The line that contains "Given C = 12.011, H" marks the start. Output it and all remaining lines exactly, through the final line of the listing.

◇ ◇ ◇ ◇

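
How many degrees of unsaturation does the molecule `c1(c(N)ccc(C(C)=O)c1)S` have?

5

Molecular formula from the SMILES: C8H9NOS.
DoU = (2C + 2 + N − H − X)/2 = (2·8 + 2 + 1 − 9 − 0)/2 = 10/2 = 5.
(Structurally: 1 ring(s) + 4 π bond(s) = 5.)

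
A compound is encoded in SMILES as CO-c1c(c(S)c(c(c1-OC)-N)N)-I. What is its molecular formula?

Heavy atoms from the SMILES: 8 C, 1 I, 2 N, 2 O, 1 S.
Implicit hydrogens by atom environment:
  6 × C (aromatic): no H
  2 × C: 3 H each → 6
  2 × N: 2 H each → 4
  2 × O: no H
  1 × I: no H
  1 × S: 1 H
  Total hydrogens = 11.
Molecular formula: C8H11IN2O2S

C8H11IN2O2S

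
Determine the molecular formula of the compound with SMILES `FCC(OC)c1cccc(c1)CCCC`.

Heavy atoms from the SMILES: 13 C, 1 F, 1 O.
Implicit hydrogens by atom environment:
  4 × C: 2 H each → 8
  4 × C (aromatic): 1 H each → 4
  2 × C: 3 H each → 6
  2 × C (aromatic): no H
  1 × C: 1 H
  1 × F: no H
  1 × O: no H
  Total hydrogens = 19.
Molecular formula: C13H19FO

C13H19FO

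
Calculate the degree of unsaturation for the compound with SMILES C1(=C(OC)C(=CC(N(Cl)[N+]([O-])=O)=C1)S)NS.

5

Molecular formula from the SMILES: C7H8ClN3O3S2.
DoU = (2C + 2 + N − H − X)/2 = (2·7 + 2 + 3 − 8 − 1)/2 = 10/2 = 5.
(Structurally: 1 ring(s) + 4 π bond(s) = 5.)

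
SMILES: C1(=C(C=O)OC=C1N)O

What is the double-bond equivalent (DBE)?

4

Molecular formula from the SMILES: C5H5NO3.
DoU = (2C + 2 + N − H − X)/2 = (2·5 + 2 + 1 − 5 − 0)/2 = 8/2 = 4.
(Structurally: 1 ring(s) + 3 π bond(s) = 4.)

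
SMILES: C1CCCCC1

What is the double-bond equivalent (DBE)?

Molecular formula from the SMILES: C6H12.
DoU = (2C + 2 + N − H − X)/2 = (2·6 + 2 + 0 − 12 − 0)/2 = 2/2 = 1.
(Structurally: 1 ring(s) + 0 π bond(s) = 1.)

1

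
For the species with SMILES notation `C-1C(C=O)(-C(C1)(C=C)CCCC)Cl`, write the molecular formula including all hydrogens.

Heavy atoms from the SMILES: 11 C, 1 Cl, 1 O.
Implicit hydrogens by atom environment:
  6 × C: 2 H each → 12
  2 × C: 1 H each → 2
  2 × C: no H
  1 × C: 3 H
  1 × Cl: no H
  1 × O: no H
  Total hydrogens = 17.
Molecular formula: C11H17ClO

C11H17ClO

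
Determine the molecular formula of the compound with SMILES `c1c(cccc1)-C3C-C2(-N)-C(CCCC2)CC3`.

Heavy atoms from the SMILES: 16 C, 1 N.
Implicit hydrogens by atom environment:
  7 × C: 2 H each → 14
  5 × C (aromatic): 1 H each → 5
  2 × C: 1 H each → 2
  1 × C: no H
  1 × C (aromatic): no H
  1 × N: 2 H
  Total hydrogens = 23.
Molecular formula: C16H23N

C16H23N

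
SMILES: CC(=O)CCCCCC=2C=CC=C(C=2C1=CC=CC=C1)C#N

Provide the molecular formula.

C20H21NO

Heavy atoms from the SMILES: 20 C, 1 N, 1 O.
Implicit hydrogens by atom environment:
  8 × C (aromatic): 1 H each → 8
  5 × C: 2 H each → 10
  4 × C (aromatic): no H
  2 × C: no H
  1 × C: 3 H
  1 × N: no H
  1 × O: no H
  Total hydrogens = 21.
Molecular formula: C20H21NO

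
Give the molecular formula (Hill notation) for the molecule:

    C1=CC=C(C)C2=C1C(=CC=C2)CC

Heavy atoms from the SMILES: 13 C.
Implicit hydrogens by atom environment:
  6 × C (aromatic): 1 H each → 6
  4 × C (aromatic): no H
  2 × C: 3 H each → 6
  1 × C: 2 H
  Total hydrogens = 14.
Molecular formula: C13H14

C13H14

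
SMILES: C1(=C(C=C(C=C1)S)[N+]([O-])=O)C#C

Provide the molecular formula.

Heavy atoms from the SMILES: 8 C, 1 N, 2 O, 1 S.
Implicit hydrogens by atom environment:
  3 × C (aromatic): 1 H each → 3
  3 × C (aromatic): no H
  1 × C: 1 H
  1 × C: no H
  1 × N (charge +1): no H
  1 × O: no H
  1 × O (charge -1): no H
  1 × S: 1 H
  Total hydrogens = 5.
Molecular formula: C8H5NO2S

C8H5NO2S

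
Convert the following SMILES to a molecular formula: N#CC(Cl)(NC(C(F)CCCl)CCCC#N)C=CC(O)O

C13H18Cl2FN3O2

Heavy atoms from the SMILES: 13 C, 2 Cl, 1 F, 3 N, 2 O.
Implicit hydrogens by atom environment:
  5 × C: 2 H each → 10
  5 × C: 1 H each → 5
  3 × C: no H
  2 × Cl: no H
  2 × N: no H
  2 × O: 1 H each → 2
  1 × F: no H
  1 × N: 1 H
  Total hydrogens = 18.
Molecular formula: C13H18Cl2FN3O2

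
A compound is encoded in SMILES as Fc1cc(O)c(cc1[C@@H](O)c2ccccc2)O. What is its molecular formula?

C13H11FO3

Heavy atoms from the SMILES: 13 C, 1 F, 3 O.
Implicit hydrogens by atom environment:
  7 × C (aromatic): 1 H each → 7
  5 × C (aromatic): no H
  3 × O: 1 H each → 3
  1 × C: 1 H
  1 × F: no H
  Total hydrogens = 11.
Molecular formula: C13H11FO3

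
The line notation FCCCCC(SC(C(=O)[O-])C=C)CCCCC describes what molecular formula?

C14H24FO2S-

Heavy atoms from the SMILES: 14 C, 1 F, 2 O, 1 S.
Implicit hydrogens by atom environment:
  9 × C: 2 H each → 18
  3 × C: 1 H each → 3
  1 × C: 3 H
  1 × C: no H
  1 × F: no H
  1 × O: no H
  1 × O (charge -1): no H
  1 × S: no H
  Total hydrogens = 24.
Net charge -1.
Molecular formula: C14H24FO2S-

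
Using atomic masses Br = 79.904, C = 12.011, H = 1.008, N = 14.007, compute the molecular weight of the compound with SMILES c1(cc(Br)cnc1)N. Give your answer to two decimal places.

173.01

Molecular formula: C5H5BrN2.
M = 1×79.904 + 5×12.011 + 5×1.008 + 2×14.007 = 173.01 g/mol.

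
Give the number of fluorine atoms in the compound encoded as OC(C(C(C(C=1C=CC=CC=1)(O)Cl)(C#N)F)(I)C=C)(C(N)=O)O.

The symbol for fluorine appears 1 time in the SMILES.

1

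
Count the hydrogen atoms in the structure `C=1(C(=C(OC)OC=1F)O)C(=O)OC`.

7

Hydrogens are implicit in SMILES; fill each atom to its normal valence:
  4 × C (aromatic): no H
  3 × O: no H
  2 × C: 3 H each → 6
  1 × C: no H
  1 × F: no H
  1 × O: 1 H
  1 × O (aromatic): no H
  Total hydrogens = 7.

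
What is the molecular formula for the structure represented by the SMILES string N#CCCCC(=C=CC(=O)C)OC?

Heavy atoms from the SMILES: 10 C, 1 N, 2 O.
Implicit hydrogens by atom environment:
  4 × C: no H
  3 × C: 2 H each → 6
  2 × C: 3 H each → 6
  2 × O: no H
  1 × C: 1 H
  1 × N: no H
  Total hydrogens = 13.
Molecular formula: C10H13NO2

C10H13NO2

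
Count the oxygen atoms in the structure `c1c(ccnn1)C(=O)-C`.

1

The symbol for oxygen appears 1 time in the SMILES.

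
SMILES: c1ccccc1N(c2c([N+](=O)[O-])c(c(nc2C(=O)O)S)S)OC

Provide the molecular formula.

Heavy atoms from the SMILES: 13 C, 3 N, 5 O, 2 S.
Implicit hydrogens by atom environment:
  6 × C (aromatic): no H
  5 × C (aromatic): 1 H each → 5
  3 × O: no H
  2 × S: 1 H each → 2
  1 × C: 3 H
  1 × C: no H
  1 × N (aromatic): no H
  1 × N: no H
  1 × N (charge +1): no H
  1 × O: 1 H
  1 × O (charge -1): no H
  Total hydrogens = 11.
Molecular formula: C13H11N3O5S2

C13H11N3O5S2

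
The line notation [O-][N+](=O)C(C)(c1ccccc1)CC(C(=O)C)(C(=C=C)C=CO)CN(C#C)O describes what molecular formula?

C20H22N2O5

Heavy atoms from the SMILES: 20 C, 2 N, 5 O.
Implicit hydrogens by atom environment:
  6 × C: no H
  5 × C (aromatic): 1 H each → 5
  3 × C: 2 H each → 6
  3 × C: 1 H each → 3
  2 × C: 3 H each → 6
  2 × O: 1 H each → 2
  2 × O: no H
  1 × C (aromatic): no H
  1 × N (charge +1): no H
  1 × N: no H
  1 × O (charge -1): no H
  Total hydrogens = 22.
Molecular formula: C20H22N2O5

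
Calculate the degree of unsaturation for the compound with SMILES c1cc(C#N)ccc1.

6

Molecular formula from the SMILES: C7H5N.
DoU = (2C + 2 + N − H − X)/2 = (2·7 + 2 + 1 − 5 − 0)/2 = 12/2 = 6.
(Structurally: 1 ring(s) + 5 π bond(s) = 6.)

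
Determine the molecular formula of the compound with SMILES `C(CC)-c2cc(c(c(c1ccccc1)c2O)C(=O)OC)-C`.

C18H20O3

Heavy atoms from the SMILES: 18 C, 3 O.
Implicit hydrogens by atom environment:
  6 × C (aromatic): 1 H each → 6
  6 × C (aromatic): no H
  3 × C: 3 H each → 9
  2 × C: 2 H each → 4
  2 × O: no H
  1 × C: no H
  1 × O: 1 H
  Total hydrogens = 20.
Molecular formula: C18H20O3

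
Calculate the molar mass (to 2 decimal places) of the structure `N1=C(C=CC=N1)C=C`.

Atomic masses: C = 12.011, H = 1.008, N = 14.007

Molecular formula: C6H6N2.
M = 6×12.011 + 6×1.008 + 2×14.007 = 106.13 g/mol.

106.13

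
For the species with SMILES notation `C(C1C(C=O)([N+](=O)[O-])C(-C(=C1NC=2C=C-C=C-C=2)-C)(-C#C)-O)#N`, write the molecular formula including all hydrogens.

Heavy atoms from the SMILES: 16 C, 3 N, 4 O.
Implicit hydrogens by atom environment:
  6 × C: no H
  5 × C (aromatic): 1 H each → 5
  3 × C: 1 H each → 3
  2 × O: no H
  1 × C: 3 H
  1 × C (aromatic): no H
  1 × N: 1 H
  1 × N (charge +1): no H
  1 × N: no H
  1 × O: 1 H
  1 × O (charge -1): no H
  Total hydrogens = 13.
Molecular formula: C16H13N3O4

C16H13N3O4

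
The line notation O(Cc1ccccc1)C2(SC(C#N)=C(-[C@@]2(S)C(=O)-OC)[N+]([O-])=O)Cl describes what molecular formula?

Heavy atoms from the SMILES: 14 C, 1 Cl, 2 N, 5 O, 2 S.
Implicit hydrogens by atom environment:
  6 × C: no H
  5 × C (aromatic): 1 H each → 5
  4 × O: no H
  1 × C: 3 H
  1 × C: 2 H
  1 × C (aromatic): no H
  1 × Cl: no H
  1 × N (charge +1): no H
  1 × N: no H
  1 × O (charge -1): no H
  1 × S: 1 H
  1 × S: no H
  Total hydrogens = 11.
Molecular formula: C14H11ClN2O5S2

C14H11ClN2O5S2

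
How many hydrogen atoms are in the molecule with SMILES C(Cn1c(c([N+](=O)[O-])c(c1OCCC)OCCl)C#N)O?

Hydrogens are implicit in SMILES; fill each atom to its normal valence:
  5 × C: 2 H each → 10
  4 × C (aromatic): no H
  3 × O: no H
  1 × C: 3 H
  1 × C: no H
  1 × Cl: no H
  1 × N (aromatic): no H
  1 × N (charge +1): no H
  1 × N: no H
  1 × O: 1 H
  1 × O (charge -1): no H
  Total hydrogens = 14.

14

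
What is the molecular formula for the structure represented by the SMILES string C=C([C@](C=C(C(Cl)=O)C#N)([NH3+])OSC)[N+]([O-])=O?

C8H9ClN3O4S+

Heavy atoms from the SMILES: 8 C, 1 Cl, 3 N, 4 O, 1 S.
Implicit hydrogens by atom environment:
  5 × C: no H
  3 × O: no H
  1 × C: 3 H
  1 × C: 2 H
  1 × C: 1 H
  1 × Cl: no H
  1 × N (charge +1): 3 H
  1 × N (charge +1): no H
  1 × N: no H
  1 × O (charge -1): no H
  1 × S: no H
  Total hydrogens = 9.
Net charge +1.
Molecular formula: C8H9ClN3O4S+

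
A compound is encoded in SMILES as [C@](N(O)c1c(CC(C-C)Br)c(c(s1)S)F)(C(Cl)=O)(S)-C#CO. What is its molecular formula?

Heavy atoms from the SMILES: 1 Br, 12 C, 1 Cl, 1 F, 1 N, 3 O, 3 S.
Implicit hydrogens by atom environment:
  4 × C (aromatic): no H
  4 × C: no H
  2 × C: 2 H each → 4
  2 × O: 1 H each → 2
  2 × S: 1 H each → 2
  1 × Br: no H
  1 × C: 3 H
  1 × C: 1 H
  1 × Cl: no H
  1 × F: no H
  1 × N: no H
  1 × O: no H
  1 × S (aromatic): no H
  Total hydrogens = 12.
Molecular formula: C12H12BrClFNO3S3

C12H12BrClFNO3S3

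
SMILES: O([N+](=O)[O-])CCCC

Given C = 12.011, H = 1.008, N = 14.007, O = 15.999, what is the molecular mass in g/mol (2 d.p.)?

Molecular formula: C4H9NO3.
M = 4×12.011 + 9×1.008 + 1×14.007 + 3×15.999 = 119.12 g/mol.

119.12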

◇ ◇ ◇ ◇

• [Problem solution]:
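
Given C = 12.011, H = 1.008, N = 14.007, O = 15.999, what is the molecular mass in g/mol (2 d.p.)?

Molecular formula: C4H9NO3.
M = 4×12.011 + 9×1.008 + 1×14.007 + 3×15.999 = 119.12 g/mol.

119.12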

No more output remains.